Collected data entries
- Opening Delimiter -

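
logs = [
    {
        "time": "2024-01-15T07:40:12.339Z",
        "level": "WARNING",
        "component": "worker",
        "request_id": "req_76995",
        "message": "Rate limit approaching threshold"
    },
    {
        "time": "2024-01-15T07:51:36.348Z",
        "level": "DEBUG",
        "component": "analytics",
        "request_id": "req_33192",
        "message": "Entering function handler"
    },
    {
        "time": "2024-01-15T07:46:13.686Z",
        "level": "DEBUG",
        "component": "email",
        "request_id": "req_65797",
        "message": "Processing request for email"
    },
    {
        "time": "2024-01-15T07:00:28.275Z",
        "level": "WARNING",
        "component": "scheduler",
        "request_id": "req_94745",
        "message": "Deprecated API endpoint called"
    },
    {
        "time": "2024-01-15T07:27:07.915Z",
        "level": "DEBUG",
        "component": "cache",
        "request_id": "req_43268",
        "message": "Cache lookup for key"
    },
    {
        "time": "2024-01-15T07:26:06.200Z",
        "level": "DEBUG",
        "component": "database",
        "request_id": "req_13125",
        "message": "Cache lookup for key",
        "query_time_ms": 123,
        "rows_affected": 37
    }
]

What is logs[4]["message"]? "Cache lookup for key"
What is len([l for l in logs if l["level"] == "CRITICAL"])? 0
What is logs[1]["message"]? "Entering function handler"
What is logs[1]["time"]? "2024-01-15T07:51:36.348Z"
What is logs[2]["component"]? "email"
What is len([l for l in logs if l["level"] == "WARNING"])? 2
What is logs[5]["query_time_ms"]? 123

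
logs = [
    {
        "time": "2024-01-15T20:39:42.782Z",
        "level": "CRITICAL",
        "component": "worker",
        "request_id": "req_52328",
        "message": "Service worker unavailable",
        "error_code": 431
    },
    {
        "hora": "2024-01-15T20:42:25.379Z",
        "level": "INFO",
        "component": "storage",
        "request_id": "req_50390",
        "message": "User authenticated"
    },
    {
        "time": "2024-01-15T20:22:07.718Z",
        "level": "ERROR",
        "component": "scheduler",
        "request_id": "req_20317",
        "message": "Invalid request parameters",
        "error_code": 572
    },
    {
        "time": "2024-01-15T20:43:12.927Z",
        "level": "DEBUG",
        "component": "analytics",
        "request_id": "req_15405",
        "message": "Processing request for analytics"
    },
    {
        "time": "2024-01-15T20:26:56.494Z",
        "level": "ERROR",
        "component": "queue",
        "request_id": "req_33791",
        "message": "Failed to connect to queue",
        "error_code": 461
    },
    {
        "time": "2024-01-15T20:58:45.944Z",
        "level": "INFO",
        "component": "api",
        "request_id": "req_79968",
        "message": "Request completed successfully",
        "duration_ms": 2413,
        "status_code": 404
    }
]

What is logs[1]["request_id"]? "req_50390"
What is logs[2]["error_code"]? 572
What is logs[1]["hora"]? "2024-01-15T20:42:25.379Z"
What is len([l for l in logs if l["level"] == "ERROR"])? 2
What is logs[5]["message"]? "Request completed successfully"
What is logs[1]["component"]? "storage"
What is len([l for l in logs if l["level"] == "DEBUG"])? 1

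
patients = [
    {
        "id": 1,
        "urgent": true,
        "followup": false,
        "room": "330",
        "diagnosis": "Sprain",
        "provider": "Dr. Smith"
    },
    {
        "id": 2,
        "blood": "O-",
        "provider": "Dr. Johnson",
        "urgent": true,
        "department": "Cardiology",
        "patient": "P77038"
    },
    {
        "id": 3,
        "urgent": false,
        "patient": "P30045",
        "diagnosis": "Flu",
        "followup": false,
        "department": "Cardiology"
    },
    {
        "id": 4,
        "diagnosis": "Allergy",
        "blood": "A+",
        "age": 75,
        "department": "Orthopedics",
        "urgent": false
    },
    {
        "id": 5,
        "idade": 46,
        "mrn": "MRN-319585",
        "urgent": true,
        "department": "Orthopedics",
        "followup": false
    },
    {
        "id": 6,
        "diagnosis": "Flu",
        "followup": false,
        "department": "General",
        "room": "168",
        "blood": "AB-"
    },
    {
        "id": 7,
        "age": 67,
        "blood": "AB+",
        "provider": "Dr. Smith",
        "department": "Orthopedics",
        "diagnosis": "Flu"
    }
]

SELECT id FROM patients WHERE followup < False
[]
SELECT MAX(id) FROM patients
7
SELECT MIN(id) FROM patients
1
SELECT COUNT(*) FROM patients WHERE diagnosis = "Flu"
3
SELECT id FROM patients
[1, 2, 3, 4, 5, 6, 7]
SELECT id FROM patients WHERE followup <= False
[1, 3, 5, 6]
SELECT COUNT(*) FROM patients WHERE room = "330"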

- Closing Delimiter -

§ Required action
Give again each line shown above, keeping every word as it is.

§ Task response
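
logs = [
    {
        "time": "2024-01-15T07:40:12.339Z",
        "level": "WARNING",
        "component": "worker",
        "request_id": "req_76995",
        "message": "Rate limit approaching threshold"
    },
    {
        "time": "2024-01-15T07:51:36.348Z",
        "level": "DEBUG",
        "component": "analytics",
        "request_id": "req_33192",
        "message": "Entering function handler"
    },
    {
        "time": "2024-01-15T07:46:13.686Z",
        "level": "DEBUG",
        "component": "email",
        "request_id": "req_65797",
        "message": "Processing request for email"
    },
    {
        "time": "2024-01-15T07:00:28.275Z",
        "level": "WARNING",
        "component": "scheduler",
        "request_id": "req_94745",
        "message": "Deprecated API endpoint called"
    },
    {
        "time": "2024-01-15T07:27:07.915Z",
        "level": "DEBUG",
        "component": "cache",
        "request_id": "req_43268",
        "message": "Cache lookup for key"
    },
    {
        "time": "2024-01-15T07:26:06.200Z",
        "level": "DEBUG",
        "component": "database",
        "request_id": "req_13125",
        "message": "Cache lookup for key",
        "query_time_ms": 123,
        "rows_affected": 37
    }
]

What is logs[4]["message"]? "Cache lookup for key"
What is len([l for l in logs if l["level"] == "CRITICAL"])? 0
What is logs[1]["message"]? "Entering function handler"
What is logs[1]["time"]? "2024-01-15T07:51:36.348Z"
What is logs[2]["component"]? "email"
What is len([l for l in logs if l["level"] == "WARNING"])? 2
What is logs[5]["query_time_ms"]? 123

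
logs = [
    {
        "time": "2024-01-15T20:39:42.782Z",
        "level": "CRITICAL",
        "component": "worker",
        "request_id": "req_52328",
        "message": "Service worker unavailable",
        "error_code": 431
    },
    {
        "hora": "2024-01-15T20:42:25.379Z",
        "level": "INFO",
        "component": "storage",
        "request_id": "req_50390",
        "message": "User authenticated"
    },
    {
        "time": "2024-01-15T20:22:07.718Z",
        "level": "ERROR",
        "component": "scheduler",
        "request_id": "req_20317",
        "message": "Invalid request parameters",
        "error_code": 572
    },
    {
        "time": "2024-01-15T20:43:12.927Z",
        "level": "DEBUG",
        "component": "analytics",
        "request_id": "req_15405",
        "message": "Processing request for analytics"
    },
    {
        "time": "2024-01-15T20:26:56.494Z",
        "level": "ERROR",
        "component": "queue",
        "request_id": "req_33791",
        "message": "Failed to connect to queue",
        "error_code": 461
    },
    {
        "time": "2024-01-15T20:58:45.944Z",
        "level": "INFO",
        "component": "api",
        "request_id": "req_79968",
        "message": "Request completed successfully",
        "duration_ms": 2413,
        "status_code": 404
    }
]

What is logs[1]["request_id"]? "req_50390"
What is logs[2]["error_code"]? 572
What is logs[1]["hora"]? "2024-01-15T20:42:25.379Z"
What is len([l for l in logs if l["level"] == "ERROR"])? 2
What is logs[5]["message"]? "Request completed successfully"
What is logs[1]["component"]? "storage"
What is len([l for l in logs if l["level"] == "DEBUG"])? 1

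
patients = [
    {
        "id": 1,
        "urgent": true,
        "followup": false,
        "room": "330",
        "diagnosis": "Sprain",
        "provider": "Dr. Smith"
    },
    {
        "id": 2,
        "blood": "O-",
        "provider": "Dr. Johnson",
        "urgent": true,
        "department": "Cardiology",
        "patient": "P77038"
    },
    {
        "id": 3,
        "urgent": false,
        "patient": "P30045",
        "diagnosis": "Flu",
        "followup": false,
        "department": "Cardiology"
    },
    {
        "id": 4,
        "diagnosis": "Allergy",
        "blood": "A+",
        "age": 75,
        "department": "Orthopedics",
        "urgent": false
    },
    {
        "id": 5,
        "idade": 46,
        "mrn": "MRN-319585",
        "urgent": true,
        "department": "Orthopedics",
        "followup": false
    },
    {
        "id": 6,
        "diagnosis": "Flu",
        "followup": false,
        "department": "General",
        "room": "168",
        "blood": "AB-"
    },
    {
        "id": 7,
        "age": 67,
        "blood": "AB+",
        "provider": "Dr. Smith",
        "department": "Orthopedics",
        "diagnosis": "Flu"
    }
]

SELECT id FROM patients WHERE followup < False
[]
SELECT MAX(id) FROM patients
7
SELECT MIN(id) FROM patients
1
SELECT COUNT(*) FROM patients WHERE diagnosis = "Flu"
3
SELECT id FROM patients
[1, 2, 3, 4, 5, 6, 7]
SELECT id FROM patients WHERE followup <= False
[1, 3, 5, 6]
SELECT COUNT(*) FROM patients WHERE room = "330"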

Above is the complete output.